Exercise brief:
From the records below, extract only the lines running from the line with "A box has integer" to the line with "Determine integer values satisfying 8m", both lines included, reproducing them exactly.

Record set:
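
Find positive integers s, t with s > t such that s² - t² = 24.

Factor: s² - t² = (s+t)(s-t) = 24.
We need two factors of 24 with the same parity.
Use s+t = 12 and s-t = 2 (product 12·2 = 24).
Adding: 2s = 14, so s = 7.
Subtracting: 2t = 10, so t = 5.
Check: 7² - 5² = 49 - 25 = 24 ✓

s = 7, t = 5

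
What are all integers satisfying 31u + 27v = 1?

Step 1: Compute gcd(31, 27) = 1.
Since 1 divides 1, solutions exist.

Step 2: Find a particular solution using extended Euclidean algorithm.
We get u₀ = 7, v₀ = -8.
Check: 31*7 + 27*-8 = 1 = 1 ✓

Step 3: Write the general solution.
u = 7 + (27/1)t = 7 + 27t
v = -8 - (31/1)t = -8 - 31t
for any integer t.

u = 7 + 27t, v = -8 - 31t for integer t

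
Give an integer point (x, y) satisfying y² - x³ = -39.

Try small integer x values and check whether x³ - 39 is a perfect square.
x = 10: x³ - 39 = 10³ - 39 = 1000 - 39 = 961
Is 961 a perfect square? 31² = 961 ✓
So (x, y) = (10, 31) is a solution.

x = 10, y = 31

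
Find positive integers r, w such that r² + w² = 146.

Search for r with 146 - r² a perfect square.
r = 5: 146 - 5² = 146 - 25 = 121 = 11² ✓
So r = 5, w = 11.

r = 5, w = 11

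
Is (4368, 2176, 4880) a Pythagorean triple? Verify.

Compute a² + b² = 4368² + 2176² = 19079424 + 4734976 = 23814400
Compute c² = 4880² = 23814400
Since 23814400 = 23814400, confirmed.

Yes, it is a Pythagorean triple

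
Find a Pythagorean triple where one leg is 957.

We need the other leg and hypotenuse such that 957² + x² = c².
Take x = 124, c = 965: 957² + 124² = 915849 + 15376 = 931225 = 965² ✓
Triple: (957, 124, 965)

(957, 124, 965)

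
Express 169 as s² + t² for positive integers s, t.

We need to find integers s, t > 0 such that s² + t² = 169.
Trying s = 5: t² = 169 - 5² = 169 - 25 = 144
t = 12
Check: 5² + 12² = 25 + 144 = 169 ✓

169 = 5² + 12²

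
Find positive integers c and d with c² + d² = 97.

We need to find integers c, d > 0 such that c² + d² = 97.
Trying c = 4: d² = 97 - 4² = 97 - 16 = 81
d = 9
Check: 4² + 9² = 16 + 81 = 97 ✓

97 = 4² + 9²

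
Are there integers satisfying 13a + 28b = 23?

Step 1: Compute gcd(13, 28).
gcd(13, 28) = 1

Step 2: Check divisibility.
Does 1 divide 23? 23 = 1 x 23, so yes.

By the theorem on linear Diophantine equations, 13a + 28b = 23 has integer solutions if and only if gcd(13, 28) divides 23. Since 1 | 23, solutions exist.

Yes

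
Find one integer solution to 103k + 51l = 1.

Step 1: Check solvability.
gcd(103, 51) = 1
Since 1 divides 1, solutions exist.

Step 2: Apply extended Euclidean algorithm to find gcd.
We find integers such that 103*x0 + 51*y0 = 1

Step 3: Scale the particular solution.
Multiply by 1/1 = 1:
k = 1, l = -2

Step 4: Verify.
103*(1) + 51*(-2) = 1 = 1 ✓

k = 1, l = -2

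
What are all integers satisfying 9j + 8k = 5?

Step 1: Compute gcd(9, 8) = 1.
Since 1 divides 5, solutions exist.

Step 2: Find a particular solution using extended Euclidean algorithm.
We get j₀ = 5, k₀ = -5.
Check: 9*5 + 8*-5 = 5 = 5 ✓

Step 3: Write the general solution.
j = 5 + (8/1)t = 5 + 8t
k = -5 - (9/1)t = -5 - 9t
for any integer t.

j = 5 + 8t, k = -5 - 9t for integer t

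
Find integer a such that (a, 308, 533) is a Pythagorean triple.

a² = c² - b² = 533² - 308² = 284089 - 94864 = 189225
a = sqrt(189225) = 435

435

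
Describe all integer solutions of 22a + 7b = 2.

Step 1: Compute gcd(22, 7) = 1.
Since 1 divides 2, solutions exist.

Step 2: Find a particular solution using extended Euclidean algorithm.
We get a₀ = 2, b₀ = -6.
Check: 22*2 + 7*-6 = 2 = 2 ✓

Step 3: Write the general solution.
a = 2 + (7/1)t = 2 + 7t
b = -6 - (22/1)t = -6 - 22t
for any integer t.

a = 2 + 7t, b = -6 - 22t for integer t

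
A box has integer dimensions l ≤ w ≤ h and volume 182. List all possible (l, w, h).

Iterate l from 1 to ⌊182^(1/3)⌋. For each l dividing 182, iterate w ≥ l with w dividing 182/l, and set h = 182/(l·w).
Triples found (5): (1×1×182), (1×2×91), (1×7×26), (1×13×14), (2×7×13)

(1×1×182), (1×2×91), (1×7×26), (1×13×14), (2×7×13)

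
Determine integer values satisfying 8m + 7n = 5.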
* * *
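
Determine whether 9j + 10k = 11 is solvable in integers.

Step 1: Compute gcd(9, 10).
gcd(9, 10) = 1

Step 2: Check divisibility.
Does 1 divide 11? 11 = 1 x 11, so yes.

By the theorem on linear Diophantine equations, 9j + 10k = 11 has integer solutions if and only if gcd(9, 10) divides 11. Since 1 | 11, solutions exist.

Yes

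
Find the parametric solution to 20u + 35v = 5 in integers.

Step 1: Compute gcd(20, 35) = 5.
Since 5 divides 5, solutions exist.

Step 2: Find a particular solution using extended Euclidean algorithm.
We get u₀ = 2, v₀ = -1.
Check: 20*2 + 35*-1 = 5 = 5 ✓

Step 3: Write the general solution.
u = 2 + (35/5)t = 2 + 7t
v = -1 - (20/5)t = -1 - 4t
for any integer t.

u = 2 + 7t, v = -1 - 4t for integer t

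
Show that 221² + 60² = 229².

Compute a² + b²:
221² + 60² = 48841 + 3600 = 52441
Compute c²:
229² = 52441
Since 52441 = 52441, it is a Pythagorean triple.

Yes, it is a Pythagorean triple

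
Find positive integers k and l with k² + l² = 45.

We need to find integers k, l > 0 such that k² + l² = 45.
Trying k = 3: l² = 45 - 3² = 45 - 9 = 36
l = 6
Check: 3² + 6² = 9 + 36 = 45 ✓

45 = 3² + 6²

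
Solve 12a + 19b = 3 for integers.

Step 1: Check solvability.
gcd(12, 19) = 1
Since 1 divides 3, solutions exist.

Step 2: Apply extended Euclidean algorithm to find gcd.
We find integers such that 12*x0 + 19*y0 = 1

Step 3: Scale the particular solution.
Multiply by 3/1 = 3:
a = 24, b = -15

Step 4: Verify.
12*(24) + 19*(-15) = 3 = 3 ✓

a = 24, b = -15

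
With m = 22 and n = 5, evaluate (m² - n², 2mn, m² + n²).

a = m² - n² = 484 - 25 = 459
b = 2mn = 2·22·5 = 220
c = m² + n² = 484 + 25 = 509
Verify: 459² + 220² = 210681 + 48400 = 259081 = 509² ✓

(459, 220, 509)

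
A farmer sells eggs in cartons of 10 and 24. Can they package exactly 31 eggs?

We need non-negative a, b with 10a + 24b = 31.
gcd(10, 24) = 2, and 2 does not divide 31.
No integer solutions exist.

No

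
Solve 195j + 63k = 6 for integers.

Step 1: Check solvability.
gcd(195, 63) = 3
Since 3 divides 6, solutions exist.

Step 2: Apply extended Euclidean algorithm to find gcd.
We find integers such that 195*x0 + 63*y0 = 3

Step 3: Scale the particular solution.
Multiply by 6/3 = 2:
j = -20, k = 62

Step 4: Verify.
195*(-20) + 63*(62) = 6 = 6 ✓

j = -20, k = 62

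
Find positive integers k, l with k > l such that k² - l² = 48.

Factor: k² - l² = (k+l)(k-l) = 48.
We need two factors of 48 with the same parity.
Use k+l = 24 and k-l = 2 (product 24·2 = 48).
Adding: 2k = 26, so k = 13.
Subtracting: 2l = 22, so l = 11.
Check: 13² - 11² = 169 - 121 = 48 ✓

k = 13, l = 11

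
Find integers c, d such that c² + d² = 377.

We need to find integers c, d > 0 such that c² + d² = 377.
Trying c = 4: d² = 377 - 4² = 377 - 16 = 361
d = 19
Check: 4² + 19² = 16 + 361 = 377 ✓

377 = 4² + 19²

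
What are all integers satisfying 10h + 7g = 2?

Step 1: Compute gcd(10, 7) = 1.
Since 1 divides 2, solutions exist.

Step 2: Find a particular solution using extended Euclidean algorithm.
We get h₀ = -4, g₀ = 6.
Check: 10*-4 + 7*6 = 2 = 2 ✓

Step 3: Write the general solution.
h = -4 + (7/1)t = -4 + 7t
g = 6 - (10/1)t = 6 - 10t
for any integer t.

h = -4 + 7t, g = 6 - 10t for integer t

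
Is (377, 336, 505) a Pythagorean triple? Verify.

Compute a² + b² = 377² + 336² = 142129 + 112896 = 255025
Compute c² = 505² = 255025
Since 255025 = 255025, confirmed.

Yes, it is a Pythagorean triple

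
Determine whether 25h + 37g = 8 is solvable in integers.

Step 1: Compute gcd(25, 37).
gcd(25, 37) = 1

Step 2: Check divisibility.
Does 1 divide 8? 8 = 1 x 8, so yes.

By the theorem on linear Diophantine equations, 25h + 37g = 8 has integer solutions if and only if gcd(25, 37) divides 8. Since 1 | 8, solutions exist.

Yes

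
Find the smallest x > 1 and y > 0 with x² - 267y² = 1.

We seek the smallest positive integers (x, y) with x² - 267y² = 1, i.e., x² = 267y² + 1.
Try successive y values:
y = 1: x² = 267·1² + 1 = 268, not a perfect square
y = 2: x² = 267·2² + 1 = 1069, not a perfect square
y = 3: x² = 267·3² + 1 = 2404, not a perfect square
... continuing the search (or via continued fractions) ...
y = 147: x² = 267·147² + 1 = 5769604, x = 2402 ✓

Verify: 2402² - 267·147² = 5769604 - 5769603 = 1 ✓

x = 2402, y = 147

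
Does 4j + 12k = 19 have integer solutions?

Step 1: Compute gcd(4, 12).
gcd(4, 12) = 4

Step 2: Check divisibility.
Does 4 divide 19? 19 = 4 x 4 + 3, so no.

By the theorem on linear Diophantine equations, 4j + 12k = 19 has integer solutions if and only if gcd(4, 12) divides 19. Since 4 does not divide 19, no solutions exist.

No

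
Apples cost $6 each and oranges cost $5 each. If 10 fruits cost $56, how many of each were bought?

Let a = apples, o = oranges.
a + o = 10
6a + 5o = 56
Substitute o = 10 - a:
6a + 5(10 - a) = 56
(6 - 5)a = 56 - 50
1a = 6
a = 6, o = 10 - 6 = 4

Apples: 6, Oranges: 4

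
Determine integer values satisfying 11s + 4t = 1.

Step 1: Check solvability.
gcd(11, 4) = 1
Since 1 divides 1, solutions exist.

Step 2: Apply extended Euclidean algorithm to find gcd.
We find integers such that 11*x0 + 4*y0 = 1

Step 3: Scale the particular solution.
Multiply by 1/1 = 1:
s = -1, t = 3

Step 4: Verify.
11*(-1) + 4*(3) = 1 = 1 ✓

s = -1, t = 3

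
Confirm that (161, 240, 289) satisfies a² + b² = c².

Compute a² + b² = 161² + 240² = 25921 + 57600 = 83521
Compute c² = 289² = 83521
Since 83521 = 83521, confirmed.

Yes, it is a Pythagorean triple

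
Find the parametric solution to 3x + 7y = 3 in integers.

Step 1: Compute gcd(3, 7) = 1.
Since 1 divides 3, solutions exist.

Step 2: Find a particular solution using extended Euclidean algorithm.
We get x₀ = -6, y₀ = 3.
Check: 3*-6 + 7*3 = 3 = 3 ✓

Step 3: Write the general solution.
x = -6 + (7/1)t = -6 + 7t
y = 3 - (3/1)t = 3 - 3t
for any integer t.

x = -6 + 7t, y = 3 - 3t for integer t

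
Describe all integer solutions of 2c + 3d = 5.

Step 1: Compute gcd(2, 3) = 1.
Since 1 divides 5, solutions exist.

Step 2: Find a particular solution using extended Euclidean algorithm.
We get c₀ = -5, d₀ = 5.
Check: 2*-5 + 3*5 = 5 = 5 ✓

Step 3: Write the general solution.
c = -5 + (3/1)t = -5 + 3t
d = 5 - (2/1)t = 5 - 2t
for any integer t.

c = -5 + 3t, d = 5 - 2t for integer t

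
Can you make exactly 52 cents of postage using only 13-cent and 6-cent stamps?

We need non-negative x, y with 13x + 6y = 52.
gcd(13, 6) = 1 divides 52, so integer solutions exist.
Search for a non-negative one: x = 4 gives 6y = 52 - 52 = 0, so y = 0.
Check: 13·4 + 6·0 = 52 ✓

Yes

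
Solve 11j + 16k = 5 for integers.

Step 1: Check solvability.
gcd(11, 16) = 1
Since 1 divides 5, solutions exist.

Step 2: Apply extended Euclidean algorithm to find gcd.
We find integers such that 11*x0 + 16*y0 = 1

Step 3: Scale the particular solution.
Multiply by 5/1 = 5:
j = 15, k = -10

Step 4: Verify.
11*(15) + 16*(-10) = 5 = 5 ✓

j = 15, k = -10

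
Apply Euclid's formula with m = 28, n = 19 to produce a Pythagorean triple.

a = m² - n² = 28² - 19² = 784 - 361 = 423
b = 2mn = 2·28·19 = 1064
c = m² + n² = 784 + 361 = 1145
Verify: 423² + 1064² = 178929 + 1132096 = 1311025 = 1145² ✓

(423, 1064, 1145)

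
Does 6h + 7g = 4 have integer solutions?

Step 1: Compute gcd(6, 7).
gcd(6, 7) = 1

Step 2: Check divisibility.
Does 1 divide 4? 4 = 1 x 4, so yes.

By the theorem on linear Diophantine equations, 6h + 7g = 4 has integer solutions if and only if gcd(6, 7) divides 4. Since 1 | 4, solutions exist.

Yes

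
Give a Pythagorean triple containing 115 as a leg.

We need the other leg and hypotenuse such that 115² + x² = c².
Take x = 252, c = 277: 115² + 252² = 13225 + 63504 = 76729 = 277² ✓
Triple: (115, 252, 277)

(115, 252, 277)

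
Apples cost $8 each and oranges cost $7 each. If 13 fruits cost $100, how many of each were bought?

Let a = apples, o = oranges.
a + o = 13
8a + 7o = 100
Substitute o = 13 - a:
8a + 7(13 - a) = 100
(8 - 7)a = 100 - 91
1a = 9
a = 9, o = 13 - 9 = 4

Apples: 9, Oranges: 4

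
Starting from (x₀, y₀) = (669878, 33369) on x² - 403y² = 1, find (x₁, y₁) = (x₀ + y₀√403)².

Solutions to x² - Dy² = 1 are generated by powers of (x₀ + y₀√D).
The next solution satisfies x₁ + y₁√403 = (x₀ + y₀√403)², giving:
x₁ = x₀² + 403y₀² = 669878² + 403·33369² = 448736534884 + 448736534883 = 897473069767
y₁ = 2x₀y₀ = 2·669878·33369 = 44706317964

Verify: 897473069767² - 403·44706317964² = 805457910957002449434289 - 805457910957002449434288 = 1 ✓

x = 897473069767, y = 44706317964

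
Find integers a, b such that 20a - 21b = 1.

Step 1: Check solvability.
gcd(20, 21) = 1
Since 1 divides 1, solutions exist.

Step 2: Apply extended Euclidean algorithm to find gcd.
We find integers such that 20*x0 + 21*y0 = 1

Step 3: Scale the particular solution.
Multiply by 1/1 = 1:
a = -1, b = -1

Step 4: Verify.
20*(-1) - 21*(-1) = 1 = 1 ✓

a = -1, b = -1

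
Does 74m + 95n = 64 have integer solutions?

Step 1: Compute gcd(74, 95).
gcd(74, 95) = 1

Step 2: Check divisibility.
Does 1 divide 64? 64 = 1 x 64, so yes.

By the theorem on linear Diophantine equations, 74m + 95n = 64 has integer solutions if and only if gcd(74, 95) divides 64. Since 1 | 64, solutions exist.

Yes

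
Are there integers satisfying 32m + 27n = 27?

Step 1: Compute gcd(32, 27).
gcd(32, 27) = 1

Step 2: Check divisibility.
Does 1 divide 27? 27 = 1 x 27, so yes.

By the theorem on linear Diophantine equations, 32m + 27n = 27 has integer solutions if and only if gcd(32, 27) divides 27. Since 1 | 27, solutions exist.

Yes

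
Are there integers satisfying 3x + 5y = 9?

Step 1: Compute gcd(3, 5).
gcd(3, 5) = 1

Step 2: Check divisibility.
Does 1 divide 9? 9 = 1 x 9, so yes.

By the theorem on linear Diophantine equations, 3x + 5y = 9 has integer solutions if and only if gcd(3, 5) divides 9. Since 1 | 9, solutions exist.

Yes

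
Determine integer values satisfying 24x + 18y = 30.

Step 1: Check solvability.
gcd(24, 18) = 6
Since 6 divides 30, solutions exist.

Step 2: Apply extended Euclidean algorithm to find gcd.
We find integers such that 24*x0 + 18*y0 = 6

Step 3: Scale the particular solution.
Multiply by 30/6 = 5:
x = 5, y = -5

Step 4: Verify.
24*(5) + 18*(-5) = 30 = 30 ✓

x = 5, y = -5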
* * *
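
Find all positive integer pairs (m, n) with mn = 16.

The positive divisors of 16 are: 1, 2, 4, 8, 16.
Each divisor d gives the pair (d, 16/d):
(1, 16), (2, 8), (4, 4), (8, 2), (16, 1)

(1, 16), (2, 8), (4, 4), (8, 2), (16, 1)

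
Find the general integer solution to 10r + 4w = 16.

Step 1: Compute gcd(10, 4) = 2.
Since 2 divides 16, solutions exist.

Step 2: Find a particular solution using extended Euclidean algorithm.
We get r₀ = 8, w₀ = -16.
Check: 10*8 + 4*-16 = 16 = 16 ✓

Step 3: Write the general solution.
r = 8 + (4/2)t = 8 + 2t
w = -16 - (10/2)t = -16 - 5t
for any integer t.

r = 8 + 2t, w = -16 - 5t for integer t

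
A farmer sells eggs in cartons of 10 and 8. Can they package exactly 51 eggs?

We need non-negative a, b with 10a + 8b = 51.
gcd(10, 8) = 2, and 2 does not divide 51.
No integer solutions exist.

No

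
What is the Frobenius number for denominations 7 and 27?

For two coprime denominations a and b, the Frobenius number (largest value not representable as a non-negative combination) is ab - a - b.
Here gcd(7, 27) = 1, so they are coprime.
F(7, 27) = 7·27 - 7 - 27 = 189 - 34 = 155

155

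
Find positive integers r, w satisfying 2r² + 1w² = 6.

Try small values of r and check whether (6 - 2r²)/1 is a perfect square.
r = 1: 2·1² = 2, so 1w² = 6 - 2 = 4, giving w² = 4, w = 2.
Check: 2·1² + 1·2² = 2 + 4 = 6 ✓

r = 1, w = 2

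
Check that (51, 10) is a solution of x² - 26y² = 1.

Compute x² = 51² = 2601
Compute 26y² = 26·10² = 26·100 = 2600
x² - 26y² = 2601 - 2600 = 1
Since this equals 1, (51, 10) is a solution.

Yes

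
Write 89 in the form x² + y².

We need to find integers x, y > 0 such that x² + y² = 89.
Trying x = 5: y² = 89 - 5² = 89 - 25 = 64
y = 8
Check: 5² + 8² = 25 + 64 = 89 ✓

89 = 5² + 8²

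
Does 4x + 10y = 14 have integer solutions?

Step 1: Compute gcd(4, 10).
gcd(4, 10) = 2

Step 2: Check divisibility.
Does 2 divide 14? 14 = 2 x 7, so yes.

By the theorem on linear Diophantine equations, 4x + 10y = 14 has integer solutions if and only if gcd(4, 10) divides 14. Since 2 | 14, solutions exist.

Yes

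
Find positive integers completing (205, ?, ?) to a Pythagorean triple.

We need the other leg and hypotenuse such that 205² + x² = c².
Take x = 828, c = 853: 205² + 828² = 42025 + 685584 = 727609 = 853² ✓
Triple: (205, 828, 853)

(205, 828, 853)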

Answer area:
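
A box has integer dimensions l ≤ w ≤ h and volume 182. List all possible (l, w, h).

Iterate l from 1 to ⌊182^(1/3)⌋. For each l dividing 182, iterate w ≥ l with w dividing 182/l, and set h = 182/(l·w).
Triples found (5): (1×1×182), (1×2×91), (1×7×26), (1×13×14), (2×7×13)

(1×1×182), (1×2×91), (1×7×26), (1×13×14), (2×7×13)

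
Determine integer values satisfying 8m + 7n = 5.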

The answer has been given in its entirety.